Listed entries
- - - - -

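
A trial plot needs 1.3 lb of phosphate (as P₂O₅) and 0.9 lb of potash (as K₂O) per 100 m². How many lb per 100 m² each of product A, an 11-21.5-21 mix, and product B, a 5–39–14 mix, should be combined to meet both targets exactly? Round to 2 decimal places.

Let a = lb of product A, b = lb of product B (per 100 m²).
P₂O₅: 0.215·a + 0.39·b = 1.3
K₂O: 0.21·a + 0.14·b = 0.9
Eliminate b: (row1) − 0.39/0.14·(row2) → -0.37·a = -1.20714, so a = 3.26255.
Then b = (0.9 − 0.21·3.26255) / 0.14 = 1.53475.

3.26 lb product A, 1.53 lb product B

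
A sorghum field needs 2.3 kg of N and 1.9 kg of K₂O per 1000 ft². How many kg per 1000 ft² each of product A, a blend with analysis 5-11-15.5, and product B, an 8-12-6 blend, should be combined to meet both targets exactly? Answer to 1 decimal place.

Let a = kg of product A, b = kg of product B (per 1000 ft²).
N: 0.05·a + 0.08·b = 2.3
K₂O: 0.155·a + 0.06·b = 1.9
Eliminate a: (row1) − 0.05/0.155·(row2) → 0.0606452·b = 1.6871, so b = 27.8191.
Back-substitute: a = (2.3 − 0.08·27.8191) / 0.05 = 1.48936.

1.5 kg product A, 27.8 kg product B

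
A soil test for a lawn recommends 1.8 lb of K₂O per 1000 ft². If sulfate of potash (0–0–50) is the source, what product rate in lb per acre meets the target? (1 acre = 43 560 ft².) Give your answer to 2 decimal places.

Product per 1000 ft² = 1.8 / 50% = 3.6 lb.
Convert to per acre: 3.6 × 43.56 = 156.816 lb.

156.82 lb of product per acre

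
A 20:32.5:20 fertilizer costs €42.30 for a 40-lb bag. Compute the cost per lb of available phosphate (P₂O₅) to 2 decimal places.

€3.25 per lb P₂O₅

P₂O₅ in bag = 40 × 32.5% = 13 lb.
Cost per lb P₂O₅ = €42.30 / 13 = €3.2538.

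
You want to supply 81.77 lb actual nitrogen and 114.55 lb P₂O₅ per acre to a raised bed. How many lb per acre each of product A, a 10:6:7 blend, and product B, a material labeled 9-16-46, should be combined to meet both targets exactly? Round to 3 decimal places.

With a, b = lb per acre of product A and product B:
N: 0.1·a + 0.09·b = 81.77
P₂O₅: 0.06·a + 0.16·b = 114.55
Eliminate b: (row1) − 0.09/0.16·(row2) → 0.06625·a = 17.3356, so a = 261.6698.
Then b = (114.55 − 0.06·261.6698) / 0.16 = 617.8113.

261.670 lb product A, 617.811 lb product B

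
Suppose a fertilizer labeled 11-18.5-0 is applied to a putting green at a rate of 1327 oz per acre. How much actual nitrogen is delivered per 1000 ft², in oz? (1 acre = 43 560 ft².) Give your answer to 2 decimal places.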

- - - - -

Description of the task
Set down nothing but the lines from the one with "A sorghum field" through the end of the records, keeping each line exactly as written and including both ends.

Output for this task
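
A sorghum field needs 2.3 kg of N and 1.9 kg of K₂O per 1000 ft². How many kg per 1000 ft² each of product A, a blend with analysis 5-11-15.5, and product B, an 8-12-6 blend, should be combined to meet both targets exactly? Answer to 1 decimal place.

Let a = kg of product A, b = kg of product B (per 1000 ft²).
N: 0.05·a + 0.08·b = 2.3
K₂O: 0.155·a + 0.06·b = 1.9
Eliminate a: (row1) − 0.05/0.155·(row2) → 0.0606452·b = 1.6871, so b = 27.8191.
Back-substitute: a = (2.3 − 0.08·27.8191) / 0.05 = 1.48936.

1.5 kg product A, 27.8 kg product B

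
A soil test for a lawn recommends 1.8 lb of K₂O per 1000 ft². If sulfate of potash (0–0–50) is the source, what product rate in lb per acre meets the target? (1 acre = 43 560 ft².) Give your answer to 2 decimal places.

Product per 1000 ft² = 1.8 / 50% = 3.6 lb.
Convert to per acre: 3.6 × 43.56 = 156.816 lb.

156.82 lb of product per acre

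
A 20:32.5:20 fertilizer costs €42.30 for a 40-lb bag. Compute the cost per lb of available phosphate (P₂O₅) to 2 decimal places.

€3.25 per lb P₂O₅

P₂O₅ in bag = 40 × 32.5% = 13 lb.
Cost per lb P₂O₅ = €42.30 / 13 = €3.2538.

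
You want to supply 81.77 lb actual nitrogen and 114.55 lb P₂O₅ per acre to a raised bed. How many lb per acre each of product A, a 10:6:7 blend, and product B, a material labeled 9-16-46, should be combined to meet both targets exactly? Round to 3 decimal places.

With a, b = lb per acre of product A and product B:
N: 0.1·a + 0.09·b = 81.77
P₂O₅: 0.06·a + 0.16·b = 114.55
Eliminate b: (row1) − 0.09/0.16·(row2) → 0.06625·a = 17.3356, so a = 261.6698.
Then b = (114.55 − 0.06·261.6698) / 0.16 = 617.8113.

261.670 lb product A, 617.811 lb product B

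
Suppose a fertilizer labeled 11-18.5-0 is applied to a putting green at a rate of 1327 oz per acre. How much actual nitrogen is delivered per 1000 ft², in oz? (1 acre = 43 560 ft².) Give your answer to 2 decimal places.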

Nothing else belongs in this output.